WHAT TO PRODUCE:
Once the line with "miax -> Conj or Verb" is found in the entries below, repeat it and each following line exactly, up to and including the line with "Rule 2: Any". Add no other lines.

THE DATA:
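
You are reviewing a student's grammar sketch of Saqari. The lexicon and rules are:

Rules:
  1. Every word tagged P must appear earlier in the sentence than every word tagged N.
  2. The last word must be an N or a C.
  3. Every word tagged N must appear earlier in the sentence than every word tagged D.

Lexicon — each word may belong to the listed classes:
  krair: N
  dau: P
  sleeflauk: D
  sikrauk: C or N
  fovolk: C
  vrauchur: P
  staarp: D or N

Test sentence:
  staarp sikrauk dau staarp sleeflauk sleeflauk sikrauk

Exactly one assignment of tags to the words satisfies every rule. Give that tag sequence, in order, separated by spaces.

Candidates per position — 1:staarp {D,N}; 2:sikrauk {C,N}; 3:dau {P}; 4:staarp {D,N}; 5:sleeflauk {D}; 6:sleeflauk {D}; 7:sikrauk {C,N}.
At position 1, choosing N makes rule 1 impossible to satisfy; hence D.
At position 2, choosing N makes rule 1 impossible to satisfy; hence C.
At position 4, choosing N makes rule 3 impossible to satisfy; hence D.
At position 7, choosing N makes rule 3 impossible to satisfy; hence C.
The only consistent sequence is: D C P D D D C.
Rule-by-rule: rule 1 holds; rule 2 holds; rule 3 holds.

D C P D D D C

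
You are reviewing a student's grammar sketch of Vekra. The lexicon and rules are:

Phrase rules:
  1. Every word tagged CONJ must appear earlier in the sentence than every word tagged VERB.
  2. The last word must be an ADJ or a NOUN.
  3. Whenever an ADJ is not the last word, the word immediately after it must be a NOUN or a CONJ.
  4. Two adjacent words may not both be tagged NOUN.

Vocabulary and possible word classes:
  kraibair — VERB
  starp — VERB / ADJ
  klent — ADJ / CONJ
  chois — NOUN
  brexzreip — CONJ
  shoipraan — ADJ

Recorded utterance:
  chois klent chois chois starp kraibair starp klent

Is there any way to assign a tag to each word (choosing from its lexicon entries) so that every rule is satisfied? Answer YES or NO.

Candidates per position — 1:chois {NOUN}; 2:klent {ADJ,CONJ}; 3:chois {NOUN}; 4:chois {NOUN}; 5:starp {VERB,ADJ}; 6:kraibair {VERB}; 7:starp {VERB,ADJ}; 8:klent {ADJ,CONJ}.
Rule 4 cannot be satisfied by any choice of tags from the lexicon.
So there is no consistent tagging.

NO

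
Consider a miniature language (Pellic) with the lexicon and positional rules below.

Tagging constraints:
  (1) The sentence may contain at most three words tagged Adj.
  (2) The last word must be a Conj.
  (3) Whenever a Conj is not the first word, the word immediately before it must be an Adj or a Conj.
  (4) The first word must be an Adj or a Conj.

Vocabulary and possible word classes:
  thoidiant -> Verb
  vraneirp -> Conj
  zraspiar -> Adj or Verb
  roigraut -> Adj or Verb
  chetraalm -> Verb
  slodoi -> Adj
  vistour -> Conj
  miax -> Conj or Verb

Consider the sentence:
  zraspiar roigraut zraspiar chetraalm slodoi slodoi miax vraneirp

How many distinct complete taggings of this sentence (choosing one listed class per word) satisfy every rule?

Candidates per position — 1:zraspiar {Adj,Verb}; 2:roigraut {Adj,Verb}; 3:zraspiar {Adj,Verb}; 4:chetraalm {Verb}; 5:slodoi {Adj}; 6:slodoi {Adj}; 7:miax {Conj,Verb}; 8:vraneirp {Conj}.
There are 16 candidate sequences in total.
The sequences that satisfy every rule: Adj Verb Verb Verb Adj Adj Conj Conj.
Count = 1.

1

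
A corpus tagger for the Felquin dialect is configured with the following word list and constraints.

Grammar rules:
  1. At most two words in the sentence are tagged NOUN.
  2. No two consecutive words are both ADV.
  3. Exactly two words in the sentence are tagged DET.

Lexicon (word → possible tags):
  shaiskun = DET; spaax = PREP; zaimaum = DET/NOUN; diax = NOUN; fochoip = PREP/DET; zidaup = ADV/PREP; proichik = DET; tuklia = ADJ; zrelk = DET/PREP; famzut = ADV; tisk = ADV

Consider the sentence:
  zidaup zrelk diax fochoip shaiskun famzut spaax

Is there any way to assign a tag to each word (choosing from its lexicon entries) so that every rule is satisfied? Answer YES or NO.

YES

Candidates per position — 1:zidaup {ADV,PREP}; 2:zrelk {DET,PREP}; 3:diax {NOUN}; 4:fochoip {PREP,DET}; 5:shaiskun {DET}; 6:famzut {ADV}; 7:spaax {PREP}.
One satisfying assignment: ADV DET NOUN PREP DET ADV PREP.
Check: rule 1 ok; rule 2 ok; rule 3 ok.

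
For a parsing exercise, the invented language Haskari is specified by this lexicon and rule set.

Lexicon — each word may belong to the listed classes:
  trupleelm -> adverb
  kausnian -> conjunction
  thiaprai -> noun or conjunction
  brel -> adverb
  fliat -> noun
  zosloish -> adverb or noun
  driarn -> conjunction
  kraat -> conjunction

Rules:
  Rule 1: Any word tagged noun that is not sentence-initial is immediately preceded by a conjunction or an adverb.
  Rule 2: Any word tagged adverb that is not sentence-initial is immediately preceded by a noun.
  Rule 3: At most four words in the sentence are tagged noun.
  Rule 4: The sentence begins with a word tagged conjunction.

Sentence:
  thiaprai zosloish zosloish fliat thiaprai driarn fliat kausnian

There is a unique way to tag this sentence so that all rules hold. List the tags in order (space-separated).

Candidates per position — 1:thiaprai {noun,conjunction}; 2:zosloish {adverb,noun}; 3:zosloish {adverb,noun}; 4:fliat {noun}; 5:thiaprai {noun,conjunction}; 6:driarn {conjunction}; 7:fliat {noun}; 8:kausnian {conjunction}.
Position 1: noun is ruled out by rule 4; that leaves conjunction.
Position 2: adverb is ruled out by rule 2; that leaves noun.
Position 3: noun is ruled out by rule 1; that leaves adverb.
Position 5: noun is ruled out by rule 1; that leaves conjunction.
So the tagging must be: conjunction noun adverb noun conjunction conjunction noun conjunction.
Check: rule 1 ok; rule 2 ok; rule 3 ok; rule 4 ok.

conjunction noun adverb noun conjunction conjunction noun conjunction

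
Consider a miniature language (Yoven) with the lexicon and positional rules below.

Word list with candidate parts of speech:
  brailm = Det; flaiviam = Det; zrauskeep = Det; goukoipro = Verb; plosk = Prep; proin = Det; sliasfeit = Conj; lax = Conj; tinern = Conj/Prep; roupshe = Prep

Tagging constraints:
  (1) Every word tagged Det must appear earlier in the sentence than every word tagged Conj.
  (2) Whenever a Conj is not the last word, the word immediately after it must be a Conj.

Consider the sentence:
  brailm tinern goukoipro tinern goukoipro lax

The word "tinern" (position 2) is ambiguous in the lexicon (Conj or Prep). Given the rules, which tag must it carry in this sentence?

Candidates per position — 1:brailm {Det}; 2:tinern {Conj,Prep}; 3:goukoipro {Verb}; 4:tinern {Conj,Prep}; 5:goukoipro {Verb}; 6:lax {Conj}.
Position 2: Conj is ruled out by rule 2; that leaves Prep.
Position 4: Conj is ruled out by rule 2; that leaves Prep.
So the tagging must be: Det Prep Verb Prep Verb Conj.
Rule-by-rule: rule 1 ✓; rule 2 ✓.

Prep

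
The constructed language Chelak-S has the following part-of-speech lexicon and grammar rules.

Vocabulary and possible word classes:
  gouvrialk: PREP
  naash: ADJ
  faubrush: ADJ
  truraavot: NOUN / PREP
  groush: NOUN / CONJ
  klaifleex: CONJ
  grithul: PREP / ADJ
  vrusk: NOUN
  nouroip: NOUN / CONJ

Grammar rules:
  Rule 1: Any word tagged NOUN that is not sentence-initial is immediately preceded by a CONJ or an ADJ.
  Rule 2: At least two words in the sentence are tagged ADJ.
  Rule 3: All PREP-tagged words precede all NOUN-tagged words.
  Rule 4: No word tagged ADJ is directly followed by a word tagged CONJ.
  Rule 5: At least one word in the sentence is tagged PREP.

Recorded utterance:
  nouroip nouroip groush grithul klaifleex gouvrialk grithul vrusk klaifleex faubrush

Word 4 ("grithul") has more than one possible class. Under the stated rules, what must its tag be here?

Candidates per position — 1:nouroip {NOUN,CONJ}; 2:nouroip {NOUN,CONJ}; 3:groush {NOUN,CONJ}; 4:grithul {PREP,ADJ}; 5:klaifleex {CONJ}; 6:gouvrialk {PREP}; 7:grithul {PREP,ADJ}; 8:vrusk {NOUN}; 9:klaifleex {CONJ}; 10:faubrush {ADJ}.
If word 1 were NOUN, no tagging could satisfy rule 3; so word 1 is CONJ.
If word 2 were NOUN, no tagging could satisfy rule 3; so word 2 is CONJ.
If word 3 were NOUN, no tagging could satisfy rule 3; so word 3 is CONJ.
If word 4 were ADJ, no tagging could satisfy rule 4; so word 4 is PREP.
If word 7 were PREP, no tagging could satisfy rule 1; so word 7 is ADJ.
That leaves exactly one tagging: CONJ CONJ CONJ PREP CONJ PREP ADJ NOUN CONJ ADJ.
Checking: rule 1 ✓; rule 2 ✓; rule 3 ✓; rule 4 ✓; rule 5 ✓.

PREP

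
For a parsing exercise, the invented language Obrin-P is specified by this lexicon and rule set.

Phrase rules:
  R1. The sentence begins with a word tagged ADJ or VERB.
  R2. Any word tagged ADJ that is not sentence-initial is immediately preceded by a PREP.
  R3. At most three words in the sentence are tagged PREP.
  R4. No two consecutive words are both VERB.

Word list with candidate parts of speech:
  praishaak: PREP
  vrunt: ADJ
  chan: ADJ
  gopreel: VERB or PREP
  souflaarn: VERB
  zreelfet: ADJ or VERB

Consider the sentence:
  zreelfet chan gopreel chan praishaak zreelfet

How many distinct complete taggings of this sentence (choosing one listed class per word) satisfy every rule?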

ANSWER BELOW:
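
  miax -> Conj or Verb

Consider the sentence:
  zraspiar roigraut zraspiar chetraalm slodoi slodoi miax vraneirp

How many distinct complete taggings of this sentence (choosing one listed class per word) satisfy every rule?

Candidates per position — 1:zraspiar {Adj,Verb}; 2:roigraut {Adj,Verb}; 3:zraspiar {Adj,Verb}; 4:chetraalm {Verb}; 5:slodoi {Adj}; 6:slodoi {Adj}; 7:miax {Conj,Verb}; 8:vraneirp {Conj}.
There are 16 candidate sequences in total.
The sequences that satisfy every rule: Adj Verb Verb Verb Adj Adj Conj Conj.
Count = 1.

1

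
A corpus tagger for the Felquin dialect is configured with the following word list and constraints.

Grammar rules:
  1. At most two words in the sentence are tagged NOUN.
  2. No two consecutive words are both ADV.
  3. Exactly two words in the sentence are tagged DET.

Lexicon (word → possible tags):
  shaiskun = DET; spaax = PREP; zaimaum = DET/NOUN; diax = NOUN; fochoip = PREP/DET; zidaup = ADV/PREP; proichik = DET; tuklia = ADJ; zrelk = DET/PREP; famzut = ADV; tisk = ADV

Consider the sentence:
  zidaup zrelk diax fochoip shaiskun famzut spaax

Is there any way to assign a tag to each word (choosing from its lexicon entries) so that every rule is satisfied? Answer YES or NO.

YES

Candidates per position — 1:zidaup {ADV,PREP}; 2:zrelk {DET,PREP}; 3:diax {NOUN}; 4:fochoip {PREP,DET}; 5:shaiskun {DET}; 6:famzut {ADV}; 7:spaax {PREP}.
One satisfying assignment: ADV DET NOUN PREP DET ADV PREP.
Check: rule 1 ok; rule 2 ok; rule 3 ok.

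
For a parsing exercise, the invented language Haskari is specified by this lexicon and rule set.

Lexicon — each word may belong to the listed classes:
  trupleelm -> adverb
  kausnian -> conjunction
  thiaprai -> noun or conjunction
  brel -> adverb
  fliat -> noun
  zosloish -> adverb or noun
  driarn -> conjunction
  kraat -> conjunction

Rules:
  Rule 1: Any word tagged noun that is not sentence-initial is immediately preceded by a conjunction or an adverb.
  Rule 2: Any word tagged adverb that is not sentence-initial is immediately preceded by a noun.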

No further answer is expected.